■ About this task ■
The entries below are to be duplicated exactly, with nothing left out.

■ Materials provided ■
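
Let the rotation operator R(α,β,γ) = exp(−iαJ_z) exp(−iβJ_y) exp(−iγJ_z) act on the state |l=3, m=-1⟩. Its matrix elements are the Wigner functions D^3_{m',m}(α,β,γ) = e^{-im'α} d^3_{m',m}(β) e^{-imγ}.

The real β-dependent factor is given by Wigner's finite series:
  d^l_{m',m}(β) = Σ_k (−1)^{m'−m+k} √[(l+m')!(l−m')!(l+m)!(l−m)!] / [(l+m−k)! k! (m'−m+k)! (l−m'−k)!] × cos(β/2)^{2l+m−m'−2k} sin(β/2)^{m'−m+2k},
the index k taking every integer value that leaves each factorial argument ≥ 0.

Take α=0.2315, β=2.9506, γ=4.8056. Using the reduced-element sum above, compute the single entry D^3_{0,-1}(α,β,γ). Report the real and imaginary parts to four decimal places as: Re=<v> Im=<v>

First d^3_{0,-1}(β=2.9506), then the phase factors e^{-i(0)α} and e^{-i(-1)γ}:
With c≡cos(β/2)=0.095351 and s≡sin(β/2)=0.995444, N=[6·6·2·24]^{1/2}=41.569219
k∈{0,1,2} keeps every argument non-negative
  k=0: (−1)^1·41.5692/(12)·0.0954^5·0.9954^1 = -0.000027
  k=1: (−1)^2·41.5692/(4)·0.0954^3·0.9954^3 = +0.008887
  k=2: (−1)^3·41.5692/(12)·0.0954^1·0.9954^5 = -0.322850
d^3_{0,-1}(2.9506) = -0.000027 +0.008887 -0.322850 = -0.313990
Phases: e^{-i·(0)·0.2315}=+1.000000+0.000000i, e^{-i·(-1)·4.8056}=+0.093076-0.995659i ⇒ D=-0.029225+0.312627i

Re=-0.0292 Im=0.3126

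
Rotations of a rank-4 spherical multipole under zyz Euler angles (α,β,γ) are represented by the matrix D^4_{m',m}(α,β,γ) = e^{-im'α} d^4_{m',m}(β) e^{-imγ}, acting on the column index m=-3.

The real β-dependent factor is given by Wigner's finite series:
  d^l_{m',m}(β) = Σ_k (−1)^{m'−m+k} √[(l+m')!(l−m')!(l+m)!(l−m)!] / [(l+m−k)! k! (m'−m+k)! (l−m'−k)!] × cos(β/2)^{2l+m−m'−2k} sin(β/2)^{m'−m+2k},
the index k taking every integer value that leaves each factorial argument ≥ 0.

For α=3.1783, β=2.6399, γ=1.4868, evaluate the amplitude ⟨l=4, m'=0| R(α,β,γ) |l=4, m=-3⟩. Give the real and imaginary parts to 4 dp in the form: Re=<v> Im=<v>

Re=-0.0360 Im=-0.1397

First d^4_{0,-3}(β=2.6399), then the phase factors e^{-i(0)α} and e^{-i(-3)γ}:
c=cos(2.6399/2)=0.248224, s=sin(2.6399/2)=0.968703; N=√[24·24·1·5040]=1703.830978
The bounds max(0,m−m')=0 and min(l+m,l−m')=1 give 2 terms
  k=0: (−1)^3·1703.8310/(144)·0.2482^5·0.9687^3 = -0.010136
  k=1: (−1)^4·1703.8310/(144)·0.2482^3·0.9687^5 = +0.154364
d^4_{0,-3}(2.6399) = -0.010136 +0.154364 = +0.144229
Attach z-rotation phases: D = e^{-i(0)(3.1783)}·(+0.144229)·e^{-i(-3)(1.4868)} = -0.035961-0.139674i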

■ Task result ■
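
Let the rotation operator R(α,β,γ) = exp(−iαJ_z) exp(−iβJ_y) exp(−iγJ_z) act on the state |l=3, m=-1⟩. Its matrix elements are the Wigner functions D^3_{m',m}(α,β,γ) = e^{-im'α} d^3_{m',m}(β) e^{-imγ}.

The real β-dependent factor is given by Wigner's finite series:
  d^l_{m',m}(β) = Σ_k (−1)^{m'−m+k} √[(l+m')!(l−m')!(l+m)!(l−m)!] / [(l+m−k)! k! (m'−m+k)! (l−m'−k)!] × cos(β/2)^{2l+m−m'−2k} sin(β/2)^{m'−m+2k},
the index k taking every integer value that leaves each factorial argument ≥ 0.

Take α=0.2315, β=2.9506, γ=4.8056. Using the reduced-element sum above, compute the single entry D^3_{0,-1}(α,β,γ). Report the real and imaginary parts to four decimal places as: Re=<v> Im=<v>

First d^3_{0,-1}(β=2.9506), then the phase factors e^{-i(0)α} and e^{-i(-1)γ}:
With c≡cos(β/2)=0.095351 and s≡sin(β/2)=0.995444, N=[6·6·2·24]^{1/2}=41.569219
k∈{0,1,2} keeps every argument non-negative
  k=0: (−1)^1·41.5692/(12)·0.0954^5·0.9954^1 = -0.000027
  k=1: (−1)^2·41.5692/(4)·0.0954^3·0.9954^3 = +0.008887
  k=2: (−1)^3·41.5692/(12)·0.0954^1·0.9954^5 = -0.322850
d^3_{0,-1}(2.9506) = -0.000027 +0.008887 -0.322850 = -0.313990
Phases: e^{-i·(0)·0.2315}=+1.000000+0.000000i, e^{-i·(-1)·4.8056}=+0.093076-0.995659i ⇒ D=-0.029225+0.312627i

Re=-0.0292 Im=0.3126

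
Rotations of a rank-4 spherical multipole under zyz Euler angles (α,β,γ) are represented by the matrix D^4_{m',m}(α,β,γ) = e^{-im'α} d^4_{m',m}(β) e^{-imγ}, acting on the column index m=-3.

The real β-dependent factor is given by Wigner's finite series:
  d^l_{m',m}(β) = Σ_k (−1)^{m'−m+k} √[(l+m')!(l−m')!(l+m)!(l−m)!] / [(l+m−k)! k! (m'−m+k)! (l−m'−k)!] × cos(β/2)^{2l+m−m'−2k} sin(β/2)^{m'−m+2k},
the index k taking every integer value that leaves each factorial argument ≥ 0.

For α=3.1783, β=2.6399, γ=1.4868, evaluate the amplitude ⟨l=4, m'=0| R(α,β,γ) |l=4, m=-3⟩. Give the real and imaginary parts to 4 dp in the form: Re=<v> Im=<v>

Re=-0.0360 Im=-0.1397

First d^4_{0,-3}(β=2.6399), then the phase factors e^{-i(0)α} and e^{-i(-3)γ}:
c=cos(2.6399/2)=0.248224, s=sin(2.6399/2)=0.968703; N=√[24·24·1·5040]=1703.830978
The bounds max(0,m−m')=0 and min(l+m,l−m')=1 give 2 terms
  k=0: (−1)^3·1703.8310/(144)·0.2482^5·0.9687^3 = -0.010136
  k=1: (−1)^4·1703.8310/(144)·0.2482^3·0.9687^5 = +0.154364
d^4_{0,-3}(2.6399) = -0.010136 +0.154364 = +0.144229
Attach z-rotation phases: D = e^{-i(0)(3.1783)}·(+0.144229)·e^{-i(-3)(1.4868)} = -0.035961-0.139674i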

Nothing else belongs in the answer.